*Work item*.
Nothing less than an exact copy of all the records is required.
Start of Record extracts
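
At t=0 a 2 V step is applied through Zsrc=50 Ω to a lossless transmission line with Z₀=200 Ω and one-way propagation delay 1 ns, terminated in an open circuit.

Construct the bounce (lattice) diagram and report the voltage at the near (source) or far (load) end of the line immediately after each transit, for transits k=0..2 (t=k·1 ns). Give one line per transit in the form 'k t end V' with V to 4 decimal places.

Γ_L=1.000000, Γ_S=-0.600000; launch V₁=2·200/250=1.600000
k=0 src: V=1.6000
k=1 load: inc=1.600000, refl=1.600000·1.000000=1.6000; V=0.000000+1.600000+1.600000=3.2000
k=2 src: inc=1.600000, refl=1.600000·-0.600000=-0.9600; V=1.600000+1.600000+-0.960000=2.2400

0 0 source 1.6000
1 1 load 3.2000
2 2 source 2.2400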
End of Record extracts
*Output of the exercise*.
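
At t=0 a 2 V step is applied through Zsrc=50 Ω to a lossless transmission line with Z₀=200 Ω and one-way propagation delay 1 ns, terminated in an open circuit.

Construct the bounce (lattice) diagram and report the voltage at the near (source) or far (load) end of the line immediately after each transit, for transits k=0..2 (t=k·1 ns). Give one line per transit in the form 'k t end V' with V to 4 decimal places.

Γ_L=1.000000, Γ_S=-0.600000; launch V₁=2·200/250=1.600000
k=0 src: V=1.6000
k=1 load: inc=1.600000, refl=1.600000·1.000000=1.6000; V=0.000000+1.600000+1.600000=3.2000
k=2 src: inc=1.600000, refl=1.600000·-0.600000=-0.9600; V=1.600000+1.600000+-0.960000=2.2400

0 0 source 1.6000
1 1 load 3.2000
2 2 source 2.2400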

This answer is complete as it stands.